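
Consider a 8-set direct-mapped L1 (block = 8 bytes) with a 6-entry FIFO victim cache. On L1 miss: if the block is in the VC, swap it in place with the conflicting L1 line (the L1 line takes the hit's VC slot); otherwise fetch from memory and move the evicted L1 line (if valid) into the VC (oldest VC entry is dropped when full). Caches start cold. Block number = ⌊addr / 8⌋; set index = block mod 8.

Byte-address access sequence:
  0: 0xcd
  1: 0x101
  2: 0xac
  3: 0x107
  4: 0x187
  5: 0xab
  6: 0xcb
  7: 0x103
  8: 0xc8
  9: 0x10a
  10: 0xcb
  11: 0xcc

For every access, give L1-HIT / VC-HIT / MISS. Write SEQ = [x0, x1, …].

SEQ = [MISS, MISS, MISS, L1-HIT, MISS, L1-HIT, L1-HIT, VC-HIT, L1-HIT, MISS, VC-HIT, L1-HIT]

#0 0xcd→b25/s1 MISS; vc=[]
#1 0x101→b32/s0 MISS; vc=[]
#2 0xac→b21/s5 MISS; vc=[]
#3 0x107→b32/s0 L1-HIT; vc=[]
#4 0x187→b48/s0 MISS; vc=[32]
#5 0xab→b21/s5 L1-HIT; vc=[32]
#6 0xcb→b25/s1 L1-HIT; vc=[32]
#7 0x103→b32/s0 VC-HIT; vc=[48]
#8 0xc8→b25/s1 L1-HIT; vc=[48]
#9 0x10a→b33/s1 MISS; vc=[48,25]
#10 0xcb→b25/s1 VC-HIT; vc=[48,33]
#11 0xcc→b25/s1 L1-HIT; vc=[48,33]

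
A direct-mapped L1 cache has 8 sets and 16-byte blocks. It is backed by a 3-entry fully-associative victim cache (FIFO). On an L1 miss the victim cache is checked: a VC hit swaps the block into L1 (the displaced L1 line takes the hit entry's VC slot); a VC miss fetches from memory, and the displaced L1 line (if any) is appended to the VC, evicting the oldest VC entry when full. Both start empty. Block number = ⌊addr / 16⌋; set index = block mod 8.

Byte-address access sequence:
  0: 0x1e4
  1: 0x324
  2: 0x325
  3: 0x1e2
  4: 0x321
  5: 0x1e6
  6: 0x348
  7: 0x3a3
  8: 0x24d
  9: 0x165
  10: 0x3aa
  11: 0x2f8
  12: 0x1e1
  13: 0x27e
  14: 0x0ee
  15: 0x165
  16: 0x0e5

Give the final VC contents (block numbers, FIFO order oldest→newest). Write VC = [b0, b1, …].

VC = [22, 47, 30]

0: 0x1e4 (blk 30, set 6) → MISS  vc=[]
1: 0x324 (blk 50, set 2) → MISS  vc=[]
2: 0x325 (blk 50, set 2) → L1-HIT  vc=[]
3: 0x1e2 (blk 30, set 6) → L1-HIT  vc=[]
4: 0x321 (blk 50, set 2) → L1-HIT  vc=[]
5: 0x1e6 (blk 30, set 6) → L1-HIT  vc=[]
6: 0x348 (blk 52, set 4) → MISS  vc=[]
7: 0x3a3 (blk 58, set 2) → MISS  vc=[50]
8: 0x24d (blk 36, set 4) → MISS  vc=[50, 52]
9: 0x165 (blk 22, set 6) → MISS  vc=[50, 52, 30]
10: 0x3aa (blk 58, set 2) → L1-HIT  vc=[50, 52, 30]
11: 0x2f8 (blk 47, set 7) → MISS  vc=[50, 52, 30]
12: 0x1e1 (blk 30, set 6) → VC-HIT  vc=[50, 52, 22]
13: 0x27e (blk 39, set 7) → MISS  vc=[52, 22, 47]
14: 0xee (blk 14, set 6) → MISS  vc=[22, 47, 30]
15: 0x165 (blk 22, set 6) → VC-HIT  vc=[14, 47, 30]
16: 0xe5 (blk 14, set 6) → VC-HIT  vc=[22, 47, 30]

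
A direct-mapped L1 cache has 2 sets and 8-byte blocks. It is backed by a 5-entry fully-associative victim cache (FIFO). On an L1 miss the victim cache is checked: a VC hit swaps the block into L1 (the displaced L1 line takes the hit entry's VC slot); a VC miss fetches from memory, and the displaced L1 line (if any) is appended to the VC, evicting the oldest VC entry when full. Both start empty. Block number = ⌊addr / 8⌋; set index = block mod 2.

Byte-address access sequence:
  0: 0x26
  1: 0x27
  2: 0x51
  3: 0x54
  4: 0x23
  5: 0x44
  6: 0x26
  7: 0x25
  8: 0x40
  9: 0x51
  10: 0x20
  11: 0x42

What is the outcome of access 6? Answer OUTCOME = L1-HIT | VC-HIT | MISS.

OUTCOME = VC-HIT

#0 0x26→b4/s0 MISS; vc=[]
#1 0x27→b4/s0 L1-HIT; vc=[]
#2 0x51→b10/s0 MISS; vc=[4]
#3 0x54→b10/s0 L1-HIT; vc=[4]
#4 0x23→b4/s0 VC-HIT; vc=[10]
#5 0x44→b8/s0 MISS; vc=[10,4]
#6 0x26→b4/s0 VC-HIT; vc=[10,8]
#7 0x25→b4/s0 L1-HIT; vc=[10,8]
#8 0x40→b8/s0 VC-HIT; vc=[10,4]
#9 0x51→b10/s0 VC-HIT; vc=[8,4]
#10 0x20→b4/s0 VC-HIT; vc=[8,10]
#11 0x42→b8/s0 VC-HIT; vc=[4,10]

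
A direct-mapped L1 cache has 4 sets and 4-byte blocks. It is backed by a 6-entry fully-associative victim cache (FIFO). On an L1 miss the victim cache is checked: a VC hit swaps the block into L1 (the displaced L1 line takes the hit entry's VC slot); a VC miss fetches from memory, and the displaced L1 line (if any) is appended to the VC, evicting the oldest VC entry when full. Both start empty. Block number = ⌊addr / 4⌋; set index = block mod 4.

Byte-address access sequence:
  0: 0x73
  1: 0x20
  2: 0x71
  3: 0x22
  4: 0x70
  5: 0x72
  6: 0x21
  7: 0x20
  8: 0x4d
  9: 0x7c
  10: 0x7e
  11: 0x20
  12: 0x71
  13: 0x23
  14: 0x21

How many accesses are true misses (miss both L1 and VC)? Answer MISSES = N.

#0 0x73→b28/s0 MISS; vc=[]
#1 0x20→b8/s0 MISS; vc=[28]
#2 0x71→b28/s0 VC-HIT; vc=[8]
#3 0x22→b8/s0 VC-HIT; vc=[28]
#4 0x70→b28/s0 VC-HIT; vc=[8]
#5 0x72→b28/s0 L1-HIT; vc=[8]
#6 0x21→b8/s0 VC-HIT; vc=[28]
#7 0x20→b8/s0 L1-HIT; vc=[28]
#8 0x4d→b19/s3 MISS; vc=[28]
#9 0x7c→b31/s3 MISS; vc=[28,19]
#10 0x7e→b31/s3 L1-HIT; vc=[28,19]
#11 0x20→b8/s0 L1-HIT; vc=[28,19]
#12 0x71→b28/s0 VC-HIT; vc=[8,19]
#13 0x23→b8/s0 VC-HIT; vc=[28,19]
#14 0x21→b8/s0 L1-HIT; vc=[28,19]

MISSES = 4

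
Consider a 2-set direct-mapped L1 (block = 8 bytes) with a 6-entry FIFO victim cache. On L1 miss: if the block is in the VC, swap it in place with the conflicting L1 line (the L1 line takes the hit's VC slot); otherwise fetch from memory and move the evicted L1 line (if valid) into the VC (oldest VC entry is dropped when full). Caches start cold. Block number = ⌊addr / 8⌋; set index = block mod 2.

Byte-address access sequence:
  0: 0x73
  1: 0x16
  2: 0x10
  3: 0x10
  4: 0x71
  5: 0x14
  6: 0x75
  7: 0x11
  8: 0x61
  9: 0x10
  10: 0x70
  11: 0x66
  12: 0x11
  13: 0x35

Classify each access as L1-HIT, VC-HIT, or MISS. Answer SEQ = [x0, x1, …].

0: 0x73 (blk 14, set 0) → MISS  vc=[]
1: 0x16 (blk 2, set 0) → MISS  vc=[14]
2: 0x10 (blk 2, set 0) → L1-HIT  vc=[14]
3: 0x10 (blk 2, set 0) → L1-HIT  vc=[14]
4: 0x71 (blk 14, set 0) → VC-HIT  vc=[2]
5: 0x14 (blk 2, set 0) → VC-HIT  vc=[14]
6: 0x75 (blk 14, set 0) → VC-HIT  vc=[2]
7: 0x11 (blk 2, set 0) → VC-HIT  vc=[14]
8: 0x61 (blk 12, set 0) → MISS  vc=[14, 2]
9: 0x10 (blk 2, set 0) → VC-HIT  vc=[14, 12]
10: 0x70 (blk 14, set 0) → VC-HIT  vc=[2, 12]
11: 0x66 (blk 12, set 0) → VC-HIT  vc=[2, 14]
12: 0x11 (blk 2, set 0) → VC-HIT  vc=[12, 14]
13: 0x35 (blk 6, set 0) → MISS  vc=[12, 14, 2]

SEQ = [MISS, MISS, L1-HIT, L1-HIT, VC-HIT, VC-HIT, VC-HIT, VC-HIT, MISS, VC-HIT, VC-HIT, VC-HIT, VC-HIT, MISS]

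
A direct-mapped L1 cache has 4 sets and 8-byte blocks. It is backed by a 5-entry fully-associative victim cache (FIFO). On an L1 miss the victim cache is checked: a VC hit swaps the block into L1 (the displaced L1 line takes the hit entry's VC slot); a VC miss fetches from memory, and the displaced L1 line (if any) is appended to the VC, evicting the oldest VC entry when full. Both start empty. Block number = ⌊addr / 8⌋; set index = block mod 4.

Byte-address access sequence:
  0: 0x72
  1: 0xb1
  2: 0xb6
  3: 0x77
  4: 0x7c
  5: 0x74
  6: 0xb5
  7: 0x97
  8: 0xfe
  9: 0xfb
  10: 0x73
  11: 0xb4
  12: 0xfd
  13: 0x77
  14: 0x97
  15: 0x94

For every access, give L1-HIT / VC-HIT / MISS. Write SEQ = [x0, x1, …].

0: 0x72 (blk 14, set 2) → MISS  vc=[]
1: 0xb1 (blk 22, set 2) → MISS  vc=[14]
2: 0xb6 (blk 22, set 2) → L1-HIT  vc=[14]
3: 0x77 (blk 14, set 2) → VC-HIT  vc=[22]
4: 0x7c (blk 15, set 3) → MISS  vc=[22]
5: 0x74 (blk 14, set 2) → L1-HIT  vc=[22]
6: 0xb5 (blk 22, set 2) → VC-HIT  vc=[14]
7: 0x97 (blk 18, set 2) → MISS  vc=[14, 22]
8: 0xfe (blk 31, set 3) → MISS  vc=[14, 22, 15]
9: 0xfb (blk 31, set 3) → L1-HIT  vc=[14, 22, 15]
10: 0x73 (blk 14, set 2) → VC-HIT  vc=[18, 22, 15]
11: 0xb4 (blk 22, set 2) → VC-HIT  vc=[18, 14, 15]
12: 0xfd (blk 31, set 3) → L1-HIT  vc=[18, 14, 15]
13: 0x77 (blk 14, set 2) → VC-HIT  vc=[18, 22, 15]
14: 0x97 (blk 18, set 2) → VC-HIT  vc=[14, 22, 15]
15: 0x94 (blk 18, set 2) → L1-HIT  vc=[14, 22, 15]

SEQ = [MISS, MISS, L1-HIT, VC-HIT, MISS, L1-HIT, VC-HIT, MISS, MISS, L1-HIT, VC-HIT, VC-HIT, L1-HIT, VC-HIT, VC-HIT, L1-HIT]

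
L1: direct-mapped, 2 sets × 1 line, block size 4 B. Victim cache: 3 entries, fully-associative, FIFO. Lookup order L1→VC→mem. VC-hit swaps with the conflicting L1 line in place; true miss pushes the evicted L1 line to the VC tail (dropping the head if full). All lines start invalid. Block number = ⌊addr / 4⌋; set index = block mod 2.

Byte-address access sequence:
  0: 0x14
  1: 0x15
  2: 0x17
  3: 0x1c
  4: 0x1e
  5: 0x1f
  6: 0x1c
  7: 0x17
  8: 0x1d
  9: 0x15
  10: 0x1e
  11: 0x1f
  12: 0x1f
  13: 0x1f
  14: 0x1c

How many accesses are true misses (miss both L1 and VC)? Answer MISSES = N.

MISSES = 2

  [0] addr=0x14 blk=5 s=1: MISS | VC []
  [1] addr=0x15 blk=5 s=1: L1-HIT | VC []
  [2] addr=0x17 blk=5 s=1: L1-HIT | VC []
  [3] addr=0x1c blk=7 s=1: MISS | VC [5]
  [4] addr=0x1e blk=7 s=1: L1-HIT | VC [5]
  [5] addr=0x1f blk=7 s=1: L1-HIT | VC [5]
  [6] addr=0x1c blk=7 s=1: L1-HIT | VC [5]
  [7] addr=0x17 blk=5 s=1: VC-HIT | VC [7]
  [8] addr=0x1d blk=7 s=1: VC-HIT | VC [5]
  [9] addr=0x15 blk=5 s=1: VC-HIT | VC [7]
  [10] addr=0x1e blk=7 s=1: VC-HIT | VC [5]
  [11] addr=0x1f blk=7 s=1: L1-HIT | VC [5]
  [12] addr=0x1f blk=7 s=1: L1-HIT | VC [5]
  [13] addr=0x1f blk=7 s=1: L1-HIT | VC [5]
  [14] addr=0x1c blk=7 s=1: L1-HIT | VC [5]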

* _Work required_
Check each line above for the string "conflicting" and show the ones that have it.

* _Answer to the problem_
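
Consider a 8-set direct-mapped L1 (block = 8 bytes) with a 6-entry FIFO victim cache. On L1 miss: if the block is in the VC, swap it in place with the conflicting L1 line (the L1 line takes the hit's VC slot); otherwise fetch from memory and move the evicted L1 line (if valid) into the VC (oldest VC entry is dropped when full). Caches start cold. Block number = ⌊addr / 8⌋; set index = block mod 8.
Consider a 2-set direct-mapped L1 (block = 8 bytes) with a 6-entry FIFO victim cache. On L1 miss: if the block is in the VC, swap it in place with the conflicting L1 line (the L1 line takes the hit's VC slot); otherwise fetch from memory and move the evicted L1 line (if valid) into the VC (oldest VC entry is dropped when full). Caches start cold. Block number = ⌊addr / 8⌋; set index = block mod 2.
L1: direct-mapped, 2 sets × 1 line, block size 4 B. Victim cache: 3 entries, fully-associative, FIFO. Lookup order L1→VC→mem. VC-hit swaps with the conflicting L1 line in place; true miss pushes the evicted L1 line to the VC tail (dropping the head if full). All lines start invalid. Block number = ⌊addr / 4⌋; set index = block mod 2.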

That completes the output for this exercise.